(Beginning of Information given)

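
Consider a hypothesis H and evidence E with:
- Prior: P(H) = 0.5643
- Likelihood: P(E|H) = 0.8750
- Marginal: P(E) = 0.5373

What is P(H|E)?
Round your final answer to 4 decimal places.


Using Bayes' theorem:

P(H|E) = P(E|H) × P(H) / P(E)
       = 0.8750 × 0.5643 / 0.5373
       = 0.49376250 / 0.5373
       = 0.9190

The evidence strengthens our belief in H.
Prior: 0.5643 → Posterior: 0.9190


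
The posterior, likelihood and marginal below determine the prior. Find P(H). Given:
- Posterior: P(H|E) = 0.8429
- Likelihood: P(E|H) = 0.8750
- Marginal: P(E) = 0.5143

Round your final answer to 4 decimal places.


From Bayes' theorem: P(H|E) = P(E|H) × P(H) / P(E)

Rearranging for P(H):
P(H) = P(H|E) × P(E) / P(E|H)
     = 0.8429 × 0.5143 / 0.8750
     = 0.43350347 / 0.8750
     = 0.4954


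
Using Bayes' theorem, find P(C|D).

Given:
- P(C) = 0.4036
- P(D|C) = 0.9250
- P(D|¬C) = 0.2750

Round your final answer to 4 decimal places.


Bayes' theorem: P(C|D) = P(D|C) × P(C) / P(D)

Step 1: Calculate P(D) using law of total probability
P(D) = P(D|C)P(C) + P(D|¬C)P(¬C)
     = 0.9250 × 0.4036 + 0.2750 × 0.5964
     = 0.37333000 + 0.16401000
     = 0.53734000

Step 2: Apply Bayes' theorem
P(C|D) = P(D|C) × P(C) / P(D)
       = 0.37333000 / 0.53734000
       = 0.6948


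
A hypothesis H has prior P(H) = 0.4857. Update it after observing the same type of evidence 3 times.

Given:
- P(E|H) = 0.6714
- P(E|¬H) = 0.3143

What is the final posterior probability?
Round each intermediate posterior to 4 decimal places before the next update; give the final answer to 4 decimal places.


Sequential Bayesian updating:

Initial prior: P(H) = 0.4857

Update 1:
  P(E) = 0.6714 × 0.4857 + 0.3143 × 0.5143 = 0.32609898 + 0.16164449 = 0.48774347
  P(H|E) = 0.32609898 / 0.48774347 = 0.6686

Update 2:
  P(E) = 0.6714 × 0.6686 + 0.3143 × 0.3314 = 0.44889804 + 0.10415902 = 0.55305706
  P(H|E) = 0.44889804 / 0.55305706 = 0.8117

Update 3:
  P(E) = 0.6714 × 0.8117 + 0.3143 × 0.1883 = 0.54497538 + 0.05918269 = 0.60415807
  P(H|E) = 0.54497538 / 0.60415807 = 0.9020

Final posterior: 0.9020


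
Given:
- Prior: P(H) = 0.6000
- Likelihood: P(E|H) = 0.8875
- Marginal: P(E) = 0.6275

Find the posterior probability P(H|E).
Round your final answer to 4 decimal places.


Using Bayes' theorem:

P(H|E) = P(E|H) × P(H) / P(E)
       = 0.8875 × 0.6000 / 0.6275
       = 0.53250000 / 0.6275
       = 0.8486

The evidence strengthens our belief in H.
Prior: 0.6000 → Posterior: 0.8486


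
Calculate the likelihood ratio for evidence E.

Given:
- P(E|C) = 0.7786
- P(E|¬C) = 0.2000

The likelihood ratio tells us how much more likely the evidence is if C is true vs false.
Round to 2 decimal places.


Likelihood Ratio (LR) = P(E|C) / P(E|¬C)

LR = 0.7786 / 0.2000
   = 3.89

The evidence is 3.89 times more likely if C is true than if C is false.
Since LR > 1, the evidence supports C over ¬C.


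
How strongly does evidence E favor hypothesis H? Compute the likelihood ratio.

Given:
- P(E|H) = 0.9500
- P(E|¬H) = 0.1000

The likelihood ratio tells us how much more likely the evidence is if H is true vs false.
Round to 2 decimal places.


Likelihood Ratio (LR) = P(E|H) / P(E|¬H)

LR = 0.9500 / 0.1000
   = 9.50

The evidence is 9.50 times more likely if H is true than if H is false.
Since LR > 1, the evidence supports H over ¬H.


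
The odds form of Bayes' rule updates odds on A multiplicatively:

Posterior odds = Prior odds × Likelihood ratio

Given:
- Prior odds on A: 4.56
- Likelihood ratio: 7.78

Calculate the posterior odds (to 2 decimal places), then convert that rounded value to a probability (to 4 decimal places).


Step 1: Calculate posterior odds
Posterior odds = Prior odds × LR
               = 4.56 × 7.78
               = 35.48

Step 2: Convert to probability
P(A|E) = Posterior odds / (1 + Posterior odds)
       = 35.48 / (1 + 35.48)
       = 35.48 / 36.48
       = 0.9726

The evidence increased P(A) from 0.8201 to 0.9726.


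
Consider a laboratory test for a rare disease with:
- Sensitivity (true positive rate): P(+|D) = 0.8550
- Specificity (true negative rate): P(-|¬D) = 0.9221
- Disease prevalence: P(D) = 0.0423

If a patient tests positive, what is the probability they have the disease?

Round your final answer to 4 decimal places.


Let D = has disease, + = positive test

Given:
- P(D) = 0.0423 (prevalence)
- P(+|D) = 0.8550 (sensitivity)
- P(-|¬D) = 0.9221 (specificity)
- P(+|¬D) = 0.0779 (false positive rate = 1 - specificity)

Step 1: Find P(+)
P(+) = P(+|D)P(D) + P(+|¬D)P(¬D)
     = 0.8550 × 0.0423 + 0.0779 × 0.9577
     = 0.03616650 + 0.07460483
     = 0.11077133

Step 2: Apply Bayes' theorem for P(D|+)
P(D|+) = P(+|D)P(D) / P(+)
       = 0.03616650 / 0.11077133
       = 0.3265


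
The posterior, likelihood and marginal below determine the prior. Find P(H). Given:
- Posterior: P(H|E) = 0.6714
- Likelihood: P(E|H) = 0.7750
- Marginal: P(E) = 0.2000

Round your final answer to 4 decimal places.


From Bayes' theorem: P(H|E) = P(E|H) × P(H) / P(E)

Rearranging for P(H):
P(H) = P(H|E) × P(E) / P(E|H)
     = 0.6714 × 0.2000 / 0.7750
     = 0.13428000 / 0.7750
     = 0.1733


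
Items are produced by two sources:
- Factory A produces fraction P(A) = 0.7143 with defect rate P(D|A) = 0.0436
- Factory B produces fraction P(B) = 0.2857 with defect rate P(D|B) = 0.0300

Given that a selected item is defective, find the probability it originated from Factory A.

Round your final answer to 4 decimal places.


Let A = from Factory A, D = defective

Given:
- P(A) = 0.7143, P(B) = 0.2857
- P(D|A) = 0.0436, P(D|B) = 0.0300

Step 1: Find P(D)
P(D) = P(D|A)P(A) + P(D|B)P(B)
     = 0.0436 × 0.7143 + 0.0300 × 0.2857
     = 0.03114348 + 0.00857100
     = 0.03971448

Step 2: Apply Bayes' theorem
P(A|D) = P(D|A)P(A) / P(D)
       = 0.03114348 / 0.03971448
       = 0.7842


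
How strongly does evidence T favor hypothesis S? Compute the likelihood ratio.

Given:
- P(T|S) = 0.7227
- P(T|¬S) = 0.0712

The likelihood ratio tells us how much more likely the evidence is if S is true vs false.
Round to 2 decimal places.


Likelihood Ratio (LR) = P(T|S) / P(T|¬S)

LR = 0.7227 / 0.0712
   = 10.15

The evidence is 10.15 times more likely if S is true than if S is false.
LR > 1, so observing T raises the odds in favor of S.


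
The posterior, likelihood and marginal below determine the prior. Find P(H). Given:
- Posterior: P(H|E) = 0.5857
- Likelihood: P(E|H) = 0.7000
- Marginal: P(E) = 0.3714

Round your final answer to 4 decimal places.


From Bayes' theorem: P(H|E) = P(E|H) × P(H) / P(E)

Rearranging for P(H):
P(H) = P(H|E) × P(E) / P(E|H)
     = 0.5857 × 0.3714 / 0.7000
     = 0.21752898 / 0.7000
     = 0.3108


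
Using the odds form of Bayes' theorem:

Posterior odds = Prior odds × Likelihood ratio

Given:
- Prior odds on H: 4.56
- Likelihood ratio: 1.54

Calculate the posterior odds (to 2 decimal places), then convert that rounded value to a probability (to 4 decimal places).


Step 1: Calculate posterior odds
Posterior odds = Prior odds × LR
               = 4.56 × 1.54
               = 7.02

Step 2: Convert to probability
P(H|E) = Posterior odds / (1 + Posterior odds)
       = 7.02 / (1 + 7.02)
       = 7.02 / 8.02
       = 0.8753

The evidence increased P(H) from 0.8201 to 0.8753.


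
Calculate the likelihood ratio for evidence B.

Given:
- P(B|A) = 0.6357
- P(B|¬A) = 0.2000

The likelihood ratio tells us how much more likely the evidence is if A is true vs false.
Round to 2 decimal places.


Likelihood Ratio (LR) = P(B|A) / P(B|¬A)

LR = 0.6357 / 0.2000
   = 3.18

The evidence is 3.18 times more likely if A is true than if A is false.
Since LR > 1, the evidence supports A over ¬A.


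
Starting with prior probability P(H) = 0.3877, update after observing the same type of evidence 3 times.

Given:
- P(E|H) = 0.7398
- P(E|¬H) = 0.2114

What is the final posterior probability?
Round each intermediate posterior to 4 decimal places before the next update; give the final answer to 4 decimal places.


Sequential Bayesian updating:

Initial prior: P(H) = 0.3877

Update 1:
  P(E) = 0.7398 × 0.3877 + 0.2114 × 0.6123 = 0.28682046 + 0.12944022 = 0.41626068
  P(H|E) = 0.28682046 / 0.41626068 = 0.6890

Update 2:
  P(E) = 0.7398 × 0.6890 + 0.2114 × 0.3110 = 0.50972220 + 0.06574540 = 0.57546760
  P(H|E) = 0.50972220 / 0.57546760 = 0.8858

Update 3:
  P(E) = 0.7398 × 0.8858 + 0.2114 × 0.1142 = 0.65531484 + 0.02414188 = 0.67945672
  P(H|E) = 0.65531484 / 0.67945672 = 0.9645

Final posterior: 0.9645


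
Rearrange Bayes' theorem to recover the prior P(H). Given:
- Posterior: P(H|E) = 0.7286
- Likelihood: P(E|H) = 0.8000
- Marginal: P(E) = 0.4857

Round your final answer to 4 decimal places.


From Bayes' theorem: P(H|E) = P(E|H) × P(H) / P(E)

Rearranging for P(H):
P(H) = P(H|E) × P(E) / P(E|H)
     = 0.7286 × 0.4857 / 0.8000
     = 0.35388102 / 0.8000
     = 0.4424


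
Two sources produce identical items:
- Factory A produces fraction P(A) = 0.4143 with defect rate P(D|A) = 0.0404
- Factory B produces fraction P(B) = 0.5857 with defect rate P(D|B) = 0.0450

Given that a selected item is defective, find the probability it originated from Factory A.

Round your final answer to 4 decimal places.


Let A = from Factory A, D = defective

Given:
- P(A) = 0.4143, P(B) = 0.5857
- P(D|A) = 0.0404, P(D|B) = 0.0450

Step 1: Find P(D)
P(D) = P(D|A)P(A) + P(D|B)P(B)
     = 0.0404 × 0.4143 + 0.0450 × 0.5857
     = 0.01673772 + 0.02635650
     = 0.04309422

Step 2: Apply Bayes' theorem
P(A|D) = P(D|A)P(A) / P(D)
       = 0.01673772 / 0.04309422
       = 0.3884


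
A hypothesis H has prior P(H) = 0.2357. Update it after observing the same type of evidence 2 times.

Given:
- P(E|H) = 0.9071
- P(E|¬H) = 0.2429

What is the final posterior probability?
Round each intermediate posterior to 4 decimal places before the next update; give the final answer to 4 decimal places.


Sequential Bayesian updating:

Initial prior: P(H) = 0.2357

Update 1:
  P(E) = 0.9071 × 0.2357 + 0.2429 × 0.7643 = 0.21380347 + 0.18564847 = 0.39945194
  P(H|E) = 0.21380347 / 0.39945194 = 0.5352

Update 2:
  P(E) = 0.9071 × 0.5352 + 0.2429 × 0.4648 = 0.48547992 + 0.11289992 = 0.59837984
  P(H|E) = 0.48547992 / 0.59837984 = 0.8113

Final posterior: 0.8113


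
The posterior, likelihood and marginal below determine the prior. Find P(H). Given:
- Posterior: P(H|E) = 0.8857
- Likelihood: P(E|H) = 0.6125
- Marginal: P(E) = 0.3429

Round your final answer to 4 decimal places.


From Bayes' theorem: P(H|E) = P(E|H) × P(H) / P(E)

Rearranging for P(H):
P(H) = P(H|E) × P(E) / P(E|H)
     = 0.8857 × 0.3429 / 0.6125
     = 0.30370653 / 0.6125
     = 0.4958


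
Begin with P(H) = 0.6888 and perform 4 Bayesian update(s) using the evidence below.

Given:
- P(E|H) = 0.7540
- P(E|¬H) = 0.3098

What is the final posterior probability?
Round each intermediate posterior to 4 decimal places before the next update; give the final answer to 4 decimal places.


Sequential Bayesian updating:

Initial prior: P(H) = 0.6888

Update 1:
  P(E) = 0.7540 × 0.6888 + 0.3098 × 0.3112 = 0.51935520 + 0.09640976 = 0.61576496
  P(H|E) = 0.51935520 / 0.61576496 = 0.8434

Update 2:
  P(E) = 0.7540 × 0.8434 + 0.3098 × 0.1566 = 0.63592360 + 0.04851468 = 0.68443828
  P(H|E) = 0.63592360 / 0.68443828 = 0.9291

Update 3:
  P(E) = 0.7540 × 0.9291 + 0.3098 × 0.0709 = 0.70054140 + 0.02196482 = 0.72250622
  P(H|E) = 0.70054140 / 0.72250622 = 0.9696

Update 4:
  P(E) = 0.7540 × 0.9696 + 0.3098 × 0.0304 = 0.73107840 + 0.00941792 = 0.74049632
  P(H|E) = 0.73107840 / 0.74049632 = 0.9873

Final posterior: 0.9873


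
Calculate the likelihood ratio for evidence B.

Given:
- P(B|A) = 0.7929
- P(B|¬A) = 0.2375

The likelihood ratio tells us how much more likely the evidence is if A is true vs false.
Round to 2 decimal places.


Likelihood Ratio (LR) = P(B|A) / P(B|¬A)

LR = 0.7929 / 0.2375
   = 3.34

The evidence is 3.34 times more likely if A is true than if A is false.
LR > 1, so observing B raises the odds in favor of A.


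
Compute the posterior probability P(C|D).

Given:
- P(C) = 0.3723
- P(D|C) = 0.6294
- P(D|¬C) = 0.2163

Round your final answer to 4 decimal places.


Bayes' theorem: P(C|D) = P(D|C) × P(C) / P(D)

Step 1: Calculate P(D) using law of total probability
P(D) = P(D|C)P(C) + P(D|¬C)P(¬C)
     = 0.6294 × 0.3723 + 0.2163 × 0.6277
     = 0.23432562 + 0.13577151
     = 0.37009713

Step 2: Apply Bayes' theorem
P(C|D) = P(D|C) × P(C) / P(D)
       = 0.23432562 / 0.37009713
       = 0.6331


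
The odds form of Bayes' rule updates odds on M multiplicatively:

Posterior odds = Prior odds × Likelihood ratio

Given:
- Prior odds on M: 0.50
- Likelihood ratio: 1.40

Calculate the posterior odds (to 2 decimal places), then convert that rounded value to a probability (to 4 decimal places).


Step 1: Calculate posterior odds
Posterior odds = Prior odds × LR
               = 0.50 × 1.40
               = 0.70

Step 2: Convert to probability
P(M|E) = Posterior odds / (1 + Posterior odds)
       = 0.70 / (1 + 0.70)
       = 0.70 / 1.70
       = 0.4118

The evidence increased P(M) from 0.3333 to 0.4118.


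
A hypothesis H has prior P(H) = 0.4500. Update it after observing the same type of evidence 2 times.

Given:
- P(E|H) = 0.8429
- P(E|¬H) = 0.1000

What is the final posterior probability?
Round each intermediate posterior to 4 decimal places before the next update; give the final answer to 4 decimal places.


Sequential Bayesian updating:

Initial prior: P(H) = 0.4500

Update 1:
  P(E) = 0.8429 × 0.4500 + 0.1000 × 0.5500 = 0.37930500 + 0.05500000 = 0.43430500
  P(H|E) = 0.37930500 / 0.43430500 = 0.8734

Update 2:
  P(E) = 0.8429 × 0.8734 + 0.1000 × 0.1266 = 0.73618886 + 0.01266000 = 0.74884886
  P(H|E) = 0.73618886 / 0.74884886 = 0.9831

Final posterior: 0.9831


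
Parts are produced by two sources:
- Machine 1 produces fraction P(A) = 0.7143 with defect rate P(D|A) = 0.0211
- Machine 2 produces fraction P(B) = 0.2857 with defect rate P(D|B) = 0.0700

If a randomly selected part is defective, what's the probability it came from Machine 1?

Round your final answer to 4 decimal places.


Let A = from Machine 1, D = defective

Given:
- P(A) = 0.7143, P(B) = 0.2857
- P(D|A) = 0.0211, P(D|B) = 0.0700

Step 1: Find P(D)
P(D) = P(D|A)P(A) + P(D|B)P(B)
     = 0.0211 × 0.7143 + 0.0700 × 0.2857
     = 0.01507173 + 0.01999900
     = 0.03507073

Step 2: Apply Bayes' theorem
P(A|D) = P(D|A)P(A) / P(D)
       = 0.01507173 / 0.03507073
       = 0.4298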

(End of Information given)

Work task —
The word "produced" occurs on some lines of the data. Give the number of those lines only.

Result of this exercise —
2